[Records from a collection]
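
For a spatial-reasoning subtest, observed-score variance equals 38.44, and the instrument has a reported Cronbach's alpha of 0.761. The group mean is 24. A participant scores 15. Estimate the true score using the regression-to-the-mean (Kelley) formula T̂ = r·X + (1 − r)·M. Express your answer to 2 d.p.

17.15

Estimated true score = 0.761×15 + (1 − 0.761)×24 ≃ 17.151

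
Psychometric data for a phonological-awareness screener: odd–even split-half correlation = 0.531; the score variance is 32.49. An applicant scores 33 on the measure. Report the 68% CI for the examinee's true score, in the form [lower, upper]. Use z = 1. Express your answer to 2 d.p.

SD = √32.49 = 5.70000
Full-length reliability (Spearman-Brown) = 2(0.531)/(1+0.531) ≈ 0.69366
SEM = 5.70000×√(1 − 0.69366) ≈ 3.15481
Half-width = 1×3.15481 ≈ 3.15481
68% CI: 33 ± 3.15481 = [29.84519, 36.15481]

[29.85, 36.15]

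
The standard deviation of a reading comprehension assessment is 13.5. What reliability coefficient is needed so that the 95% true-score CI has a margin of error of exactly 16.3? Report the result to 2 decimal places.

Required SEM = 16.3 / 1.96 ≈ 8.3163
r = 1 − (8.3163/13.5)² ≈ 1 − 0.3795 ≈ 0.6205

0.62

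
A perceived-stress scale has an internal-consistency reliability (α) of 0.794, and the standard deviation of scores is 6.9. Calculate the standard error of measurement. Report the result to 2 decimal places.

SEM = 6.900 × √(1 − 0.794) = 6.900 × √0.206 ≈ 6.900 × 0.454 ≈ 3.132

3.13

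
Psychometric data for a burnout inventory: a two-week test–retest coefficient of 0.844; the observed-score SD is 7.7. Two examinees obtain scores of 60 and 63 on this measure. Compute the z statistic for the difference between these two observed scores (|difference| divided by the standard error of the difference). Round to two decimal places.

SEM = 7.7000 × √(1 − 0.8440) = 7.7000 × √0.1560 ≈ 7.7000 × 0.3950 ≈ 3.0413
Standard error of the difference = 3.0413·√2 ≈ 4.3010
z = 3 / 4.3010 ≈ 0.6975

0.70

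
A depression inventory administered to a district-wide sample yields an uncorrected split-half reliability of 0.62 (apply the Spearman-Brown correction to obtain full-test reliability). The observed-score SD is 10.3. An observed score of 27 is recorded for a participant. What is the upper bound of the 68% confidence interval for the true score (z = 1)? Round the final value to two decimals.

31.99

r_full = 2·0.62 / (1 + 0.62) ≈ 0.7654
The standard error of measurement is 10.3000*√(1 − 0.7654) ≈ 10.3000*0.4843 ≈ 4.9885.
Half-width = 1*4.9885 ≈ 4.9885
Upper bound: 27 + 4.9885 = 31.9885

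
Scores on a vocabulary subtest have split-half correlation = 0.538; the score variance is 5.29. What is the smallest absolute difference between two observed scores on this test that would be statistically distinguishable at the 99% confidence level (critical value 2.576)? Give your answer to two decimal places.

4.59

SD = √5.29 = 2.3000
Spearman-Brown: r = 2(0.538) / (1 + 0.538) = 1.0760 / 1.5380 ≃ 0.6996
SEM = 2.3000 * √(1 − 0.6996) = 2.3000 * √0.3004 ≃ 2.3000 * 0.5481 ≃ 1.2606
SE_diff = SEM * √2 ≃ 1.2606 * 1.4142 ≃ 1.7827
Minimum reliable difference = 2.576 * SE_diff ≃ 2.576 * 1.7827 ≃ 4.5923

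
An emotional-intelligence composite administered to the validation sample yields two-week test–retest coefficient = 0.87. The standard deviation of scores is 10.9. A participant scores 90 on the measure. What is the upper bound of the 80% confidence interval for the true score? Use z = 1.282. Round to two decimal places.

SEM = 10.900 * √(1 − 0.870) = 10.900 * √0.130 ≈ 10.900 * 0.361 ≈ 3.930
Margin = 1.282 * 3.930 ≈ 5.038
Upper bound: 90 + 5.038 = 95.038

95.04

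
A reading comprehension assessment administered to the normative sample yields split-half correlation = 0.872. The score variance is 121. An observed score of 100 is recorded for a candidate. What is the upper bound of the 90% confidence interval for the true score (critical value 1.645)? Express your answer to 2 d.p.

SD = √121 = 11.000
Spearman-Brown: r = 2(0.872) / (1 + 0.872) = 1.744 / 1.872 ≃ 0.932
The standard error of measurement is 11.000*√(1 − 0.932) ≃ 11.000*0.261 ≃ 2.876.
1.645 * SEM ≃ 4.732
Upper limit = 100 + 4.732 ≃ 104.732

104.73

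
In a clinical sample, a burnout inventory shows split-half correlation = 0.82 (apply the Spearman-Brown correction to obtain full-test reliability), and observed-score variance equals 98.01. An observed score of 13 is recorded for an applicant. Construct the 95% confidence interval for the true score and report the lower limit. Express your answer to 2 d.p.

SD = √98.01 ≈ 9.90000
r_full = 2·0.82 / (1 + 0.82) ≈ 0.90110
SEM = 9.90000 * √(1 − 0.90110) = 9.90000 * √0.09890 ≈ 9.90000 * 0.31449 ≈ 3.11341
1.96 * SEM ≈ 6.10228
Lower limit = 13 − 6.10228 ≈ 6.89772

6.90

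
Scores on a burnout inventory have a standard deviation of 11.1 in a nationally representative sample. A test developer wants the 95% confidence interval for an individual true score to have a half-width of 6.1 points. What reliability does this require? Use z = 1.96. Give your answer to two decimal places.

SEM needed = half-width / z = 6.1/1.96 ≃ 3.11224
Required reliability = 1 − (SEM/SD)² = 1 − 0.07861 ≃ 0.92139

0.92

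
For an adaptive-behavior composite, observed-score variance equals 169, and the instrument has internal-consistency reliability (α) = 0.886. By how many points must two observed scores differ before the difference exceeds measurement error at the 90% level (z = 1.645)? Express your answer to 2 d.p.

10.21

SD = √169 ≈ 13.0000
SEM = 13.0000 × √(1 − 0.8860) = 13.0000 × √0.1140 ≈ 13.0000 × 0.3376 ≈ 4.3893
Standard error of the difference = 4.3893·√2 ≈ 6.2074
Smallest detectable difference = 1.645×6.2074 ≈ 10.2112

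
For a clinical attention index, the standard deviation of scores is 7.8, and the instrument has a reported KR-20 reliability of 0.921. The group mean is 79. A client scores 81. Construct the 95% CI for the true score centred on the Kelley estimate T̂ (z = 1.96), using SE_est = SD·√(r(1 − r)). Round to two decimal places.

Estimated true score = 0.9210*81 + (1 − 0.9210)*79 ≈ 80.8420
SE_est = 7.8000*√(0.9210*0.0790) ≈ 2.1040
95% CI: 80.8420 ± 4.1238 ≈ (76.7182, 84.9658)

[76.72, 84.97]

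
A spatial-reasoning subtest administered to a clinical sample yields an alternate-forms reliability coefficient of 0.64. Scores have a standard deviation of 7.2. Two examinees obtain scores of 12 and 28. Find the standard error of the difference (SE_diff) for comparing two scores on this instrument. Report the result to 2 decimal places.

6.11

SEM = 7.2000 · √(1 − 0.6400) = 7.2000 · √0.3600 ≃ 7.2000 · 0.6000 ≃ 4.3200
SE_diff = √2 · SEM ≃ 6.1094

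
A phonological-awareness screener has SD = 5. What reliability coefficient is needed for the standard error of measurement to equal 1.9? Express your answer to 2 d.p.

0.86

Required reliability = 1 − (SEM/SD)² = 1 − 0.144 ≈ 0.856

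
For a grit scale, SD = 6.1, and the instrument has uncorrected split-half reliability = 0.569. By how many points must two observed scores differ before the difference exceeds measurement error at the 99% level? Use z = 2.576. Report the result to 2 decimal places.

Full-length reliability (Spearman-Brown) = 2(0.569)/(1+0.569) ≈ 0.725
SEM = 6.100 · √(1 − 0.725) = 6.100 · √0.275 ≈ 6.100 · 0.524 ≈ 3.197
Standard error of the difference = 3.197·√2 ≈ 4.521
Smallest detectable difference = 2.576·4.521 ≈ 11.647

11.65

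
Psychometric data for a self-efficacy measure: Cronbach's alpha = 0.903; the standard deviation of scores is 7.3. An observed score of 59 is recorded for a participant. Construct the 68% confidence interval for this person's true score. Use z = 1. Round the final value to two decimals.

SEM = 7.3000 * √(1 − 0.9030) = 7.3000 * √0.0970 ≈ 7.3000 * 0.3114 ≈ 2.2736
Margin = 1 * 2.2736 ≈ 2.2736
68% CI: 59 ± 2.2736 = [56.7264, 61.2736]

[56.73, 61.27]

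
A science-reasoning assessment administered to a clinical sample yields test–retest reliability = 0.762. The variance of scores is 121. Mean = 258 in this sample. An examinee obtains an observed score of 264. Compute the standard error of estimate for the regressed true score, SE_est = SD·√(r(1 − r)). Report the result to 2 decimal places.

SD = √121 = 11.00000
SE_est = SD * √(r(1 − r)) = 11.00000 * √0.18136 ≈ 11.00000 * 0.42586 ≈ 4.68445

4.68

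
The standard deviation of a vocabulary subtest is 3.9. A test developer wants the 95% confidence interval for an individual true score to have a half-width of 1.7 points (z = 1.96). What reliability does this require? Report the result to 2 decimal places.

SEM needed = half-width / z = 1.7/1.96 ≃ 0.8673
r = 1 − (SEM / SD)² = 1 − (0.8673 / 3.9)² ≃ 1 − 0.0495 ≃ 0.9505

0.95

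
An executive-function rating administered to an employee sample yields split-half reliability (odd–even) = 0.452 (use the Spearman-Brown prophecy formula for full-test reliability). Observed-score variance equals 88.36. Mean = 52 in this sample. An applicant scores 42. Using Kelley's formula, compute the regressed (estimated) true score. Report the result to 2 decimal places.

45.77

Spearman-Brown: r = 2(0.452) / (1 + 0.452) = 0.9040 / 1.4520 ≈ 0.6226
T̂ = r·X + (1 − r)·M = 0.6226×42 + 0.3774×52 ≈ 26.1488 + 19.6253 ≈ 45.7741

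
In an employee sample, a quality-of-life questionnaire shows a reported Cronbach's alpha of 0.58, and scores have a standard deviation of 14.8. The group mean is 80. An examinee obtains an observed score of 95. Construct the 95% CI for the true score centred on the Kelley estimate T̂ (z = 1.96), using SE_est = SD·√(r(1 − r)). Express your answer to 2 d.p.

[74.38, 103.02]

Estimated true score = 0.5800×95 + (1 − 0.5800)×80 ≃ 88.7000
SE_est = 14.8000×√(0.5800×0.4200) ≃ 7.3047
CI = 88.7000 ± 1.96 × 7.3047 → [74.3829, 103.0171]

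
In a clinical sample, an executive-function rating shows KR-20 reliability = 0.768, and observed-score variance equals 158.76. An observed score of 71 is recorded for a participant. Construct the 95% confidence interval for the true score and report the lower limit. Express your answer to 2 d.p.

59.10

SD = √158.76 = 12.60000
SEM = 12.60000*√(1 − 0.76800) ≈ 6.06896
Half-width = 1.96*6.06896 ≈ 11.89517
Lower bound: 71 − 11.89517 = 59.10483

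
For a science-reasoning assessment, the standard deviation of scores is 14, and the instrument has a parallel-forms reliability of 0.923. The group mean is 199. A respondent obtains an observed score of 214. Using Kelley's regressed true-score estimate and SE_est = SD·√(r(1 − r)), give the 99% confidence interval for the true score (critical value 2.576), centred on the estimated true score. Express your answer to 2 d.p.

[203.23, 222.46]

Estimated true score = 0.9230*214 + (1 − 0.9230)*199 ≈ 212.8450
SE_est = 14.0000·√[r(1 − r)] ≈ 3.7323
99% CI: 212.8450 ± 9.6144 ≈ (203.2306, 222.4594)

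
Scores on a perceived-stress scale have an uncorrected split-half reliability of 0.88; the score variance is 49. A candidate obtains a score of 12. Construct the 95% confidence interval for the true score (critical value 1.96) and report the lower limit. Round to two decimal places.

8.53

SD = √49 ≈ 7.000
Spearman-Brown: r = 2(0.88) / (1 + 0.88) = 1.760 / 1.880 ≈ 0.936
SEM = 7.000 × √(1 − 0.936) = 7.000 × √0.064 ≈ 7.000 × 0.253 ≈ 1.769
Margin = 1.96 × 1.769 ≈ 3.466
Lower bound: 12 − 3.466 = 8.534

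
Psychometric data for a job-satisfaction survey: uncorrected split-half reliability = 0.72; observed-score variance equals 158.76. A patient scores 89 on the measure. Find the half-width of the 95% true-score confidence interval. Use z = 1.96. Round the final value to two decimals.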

#### [Required work]
The required result is an exact repeat of the records above from the line containing "In an employee" to their final line.

#### [Exercise answer]
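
In an employee sample, a quality-of-life questionnaire shows a reported Cronbach's alpha of 0.58, and scores have a standard deviation of 14.8. The group mean is 80. An examinee obtains an observed score of 95. Construct the 95% CI for the true score centred on the Kelley estimate T̂ (z = 1.96), using SE_est = SD·√(r(1 − r)). Express your answer to 2 d.p.

[74.38, 103.02]

Estimated true score = 0.5800×95 + (1 − 0.5800)×80 ≃ 88.7000
SE_est = 14.8000×√(0.5800×0.4200) ≃ 7.3047
CI = 88.7000 ± 1.96 × 7.3047 → [74.3829, 103.0171]

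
In a clinical sample, an executive-function rating shows KR-20 reliability = 0.768, and observed-score variance equals 158.76. An observed score of 71 is recorded for a participant. Construct the 95% confidence interval for the true score and report the lower limit. Express your answer to 2 d.p.

59.10

SD = √158.76 = 12.60000
SEM = 12.60000*√(1 − 0.76800) ≈ 6.06896
Half-width = 1.96*6.06896 ≈ 11.89517
Lower bound: 71 − 11.89517 = 59.10483

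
For a science-reasoning assessment, the standard deviation of scores is 14, and the instrument has a parallel-forms reliability of 0.923. The group mean is 199. A respondent obtains an observed score of 214. Using Kelley's regressed true-score estimate and SE_est = SD·√(r(1 − r)), give the 99% confidence interval for the true score (critical value 2.576), centred on the estimated true score. Express your answer to 2 d.p.

[203.23, 222.46]

Estimated true score = 0.9230*214 + (1 − 0.9230)*199 ≈ 212.8450
SE_est = 14.0000·√[r(1 − r)] ≈ 3.7323
99% CI: 212.8450 ± 9.6144 ≈ (203.2306, 222.4594)

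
Scores on a perceived-stress scale have an uncorrected split-half reliability of 0.88; the score variance is 49. A candidate obtains a score of 12. Construct the 95% confidence interval for the true score (critical value 1.96) and report the lower limit. Round to two decimal places.

8.53

SD = √49 ≈ 7.000
Spearman-Brown: r = 2(0.88) / (1 + 0.88) = 1.760 / 1.880 ≈ 0.936
SEM = 7.000 × √(1 − 0.936) = 7.000 × √0.064 ≈ 7.000 × 0.253 ≈ 1.769
Margin = 1.96 × 1.769 ≈ 3.466
Lower bound: 12 − 3.466 = 8.534

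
Psychometric data for a job-satisfaction survey: uncorrected split-half reliability = 0.72; observed-score variance equals 158.76. A patient scores 89 on the measure. Find the half-width of the 95% true-score confidence interval. Use z = 1.96. Round the final value to two decimals.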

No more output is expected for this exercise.